Whenever a line below includes the word "Answer", copy that line.
^^^^
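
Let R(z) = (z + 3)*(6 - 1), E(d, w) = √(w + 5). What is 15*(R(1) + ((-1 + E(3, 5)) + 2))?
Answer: 315 + 15*√10 ≈ 362.43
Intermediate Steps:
E(d, w) = √(5 + w)
R(z) = 15 + 5*z (R(z) = (3 + z)*5 = 15 + 5*z)
15*(R(1) + ((-1 + E(3, 5)) + 2)) = 15*((15 + 5*1) + ((-1 + √(5 + 5)) + 2)) = 15*((15 + 5) + ((-1 + √10) + 2)) = 15*(20 + (1 + √10)) = 15*(21 + √10) = 315 + 15*√10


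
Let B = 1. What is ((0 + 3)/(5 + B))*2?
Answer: 1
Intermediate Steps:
((0 + 3)/(5 + B))*2 = ((0 + 3)/(5 + 1))*2 = (3/6)*2 = (3*(⅙))*2 = (½)*2 = 1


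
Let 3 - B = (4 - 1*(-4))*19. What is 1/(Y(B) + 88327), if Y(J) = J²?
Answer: 1/110528 ≈ 9.0475e-6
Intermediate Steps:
B = -149 (B = 3 - (4 - 1*(-4))*19 = 3 - (4 + 4)*19 = 3 - 8*19 = 3 - 1*152 = 3 - 152 = -149)
1/(Y(B) + 88327) = 1/((-149)² + 88327) = 1/(22201 + 88327) = 1/110528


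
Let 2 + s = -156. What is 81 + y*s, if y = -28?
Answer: 4505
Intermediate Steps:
s = -158 (s = -2 - 156 = -158)
81 + y*s = 81 - 28*(-158) = 81 + 4424 = 4505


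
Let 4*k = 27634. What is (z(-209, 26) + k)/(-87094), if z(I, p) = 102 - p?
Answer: -13969/174188 ≈ -0.080195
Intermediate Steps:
k = 13817/2 (k = (¼)*27634 = 13817/2 ≈ 6908.5)
(z(-209, 26) + k)/(-87094) = ((102 - 1*26) + 13817/2)/(-87094) = ((102 - 26) + 13817/2)*(-1/87094) = (76 + 13817/2)*(-1/87094) = (13969/2)*(-1/87094) = -13969/174188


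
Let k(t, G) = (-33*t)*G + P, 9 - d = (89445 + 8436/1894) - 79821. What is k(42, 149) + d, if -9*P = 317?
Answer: -1842405628/8523 ≈ -2.1617e+5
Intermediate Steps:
P = -317/9 (P = -⅑*317 = -317/9 ≈ -35.222)
d = -9109623/947 (d = 9 - ((89445 + 8436/1894) - 79821) = 9 - ((89445 + 8436*(1/1894)) - 79821) = 9 - ((89445 + 4218/947) - 79821) = 9 - (84708633/947 - 79821) = 9 - 1*9118146/947 = 9 - 9118146/947 = -9109623/947 ≈ -9619.5)
k(t, G) = -317/9 - 33*G*t (k(t, G) = (-33*t)*G - 317/9 = -33*G*t - 317/9 = -317/9 - 33*G*t)
k(42, 149) + d = (-317/9 - 33*149*42) - 9109623/947 = (-317/9 - 206514) - 9109623/947 = -1858943/9 - 9109623/947 = -1842405628/8523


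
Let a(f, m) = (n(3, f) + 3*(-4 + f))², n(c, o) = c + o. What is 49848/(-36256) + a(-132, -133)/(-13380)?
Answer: -28963731/1263295 ≈ -22.927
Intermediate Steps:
a(f, m) = (-9 + 4*f)² (a(f, m) = ((3 + f) + 3*(-4 + f))² = ((3 + f) + (-12 + 3*f))² = (-9 + 4*f)²)
49848/(-36256) + a(-132, -133)/(-13380) = 49848/(-36256) + (-9 + 4*(-132))²/(-13380) = 49848*(-1/36256) + (-9 - 528)²*(-1/13380) = -6231/4532 + (-537)²*(-1/13380) = -6231/4532 + 288369*(-1/13380) = -6231/4532 - 96123/4460 = -28963731/1263295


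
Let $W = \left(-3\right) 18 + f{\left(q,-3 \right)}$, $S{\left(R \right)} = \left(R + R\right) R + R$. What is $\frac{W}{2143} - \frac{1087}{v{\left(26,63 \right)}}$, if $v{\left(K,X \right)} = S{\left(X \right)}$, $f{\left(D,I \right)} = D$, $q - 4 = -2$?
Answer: $- \frac{2745493}{17146143} \approx -0.16012$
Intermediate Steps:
$q = 2$ ($q = 4 - 2 = 2$)
$S{\left(R \right)} = R + 2 R^{2}$ ($S{\left(R \right)} = 2 R R + R = 2 R^{2} + R = R + 2 R^{2}$)
$v{\left(K,X \right)} = X \left(1 + 2 X\right)$
$W = -52$ ($W = \left(-3\right) 18 + 2 = -54 + 2 = -52$)
$\frac{W}{2143} - \frac{1087}{v{\left(26,63 \right)}} = - \frac{52}{2143} - \frac{1087}{63 \left(1 + 2 \cdot 63\right)} = \left(-52\right) \frac{1}{2143} - \frac{1087}{63 \left(1 + 126\right)} = - \frac{52}{2143} - \frac{1087}{63 \cdot 127} = - \frac{52}{2143} - \frac{1087}{8001} = - \frac{2745493}{17146143}$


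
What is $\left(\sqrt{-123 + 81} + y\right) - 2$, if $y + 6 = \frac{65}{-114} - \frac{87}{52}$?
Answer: $- \frac{30361}{2964} + i \sqrt{42} \approx -10.243 + 6.4807 i$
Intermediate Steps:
$y = - \frac{24433}{2964}$ ($y = -6 + \left(\frac{65}{-114} - \frac{87}{52}\right) = -6 + \left(65 \left(- \frac{1}{114}\right) - \frac{87}{52}\right) = -6 - \frac{6649}{2964} = - \frac{24433}{2964} \approx -8.2433$)
$\left(\sqrt{-123 + 81} + y\right) - 2 = \left(\sqrt{-123 + 81} - \frac{24433}{2964}\right) - 2 = \left(\sqrt{-42} - \frac{24433}{2964}\right) - 2 = \left(i \sqrt{42} - \frac{24433}{2964}\right) - 2 = \left(- \frac{24433}{2964} + i \sqrt{42}\right) - 2 = - \frac{30361}{2964} + i \sqrt{42}$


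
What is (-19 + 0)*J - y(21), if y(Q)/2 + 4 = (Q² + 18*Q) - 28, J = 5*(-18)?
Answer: 136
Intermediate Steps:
J = -90
y(Q) = -64 + 2*Q² + 36*Q (y(Q) = -8 + 2*((Q² + 18*Q) - 28) = -8 + 2*(-28 + Q² + 18*Q) = -8 + (-56 + 2*Q² + 36*Q) = -64 + 2*Q² + 36*Q)
(-19 + 0)*J - y(21) = (-19 + 0)*(-90) - (-64 + 2*21² + 36*21) = -19*(-90) - (-64 + 2*441 + 756) = 1710 - (-64 + 882 + 756) = 1710 - 1*1574 = 1710 - 1574 = 136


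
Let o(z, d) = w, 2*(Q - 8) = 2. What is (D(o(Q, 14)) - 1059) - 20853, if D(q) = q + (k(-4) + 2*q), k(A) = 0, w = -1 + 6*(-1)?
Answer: -21933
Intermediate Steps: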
^^^^
Response for this exercise
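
Answer: 315 + 15*√10 ≈ 362.43
Answer: 1
Answer: 1/110528 ≈ 9.0475e-6
Answer: 4505
Answer: -13969/174188 ≈ -0.080195
Answer: -1842405628/8523 ≈ -2.1617e+5
Answer: -28963731/1263295 ≈ -22.927
Answer: $- \frac{2745493}{17146143} \approx -0.16012$
Answer: $- \frac{30361}{2964} + i \sqrt{42} \approx -10.243 + 6.4807 i$
Answer: 136
Answer: -21933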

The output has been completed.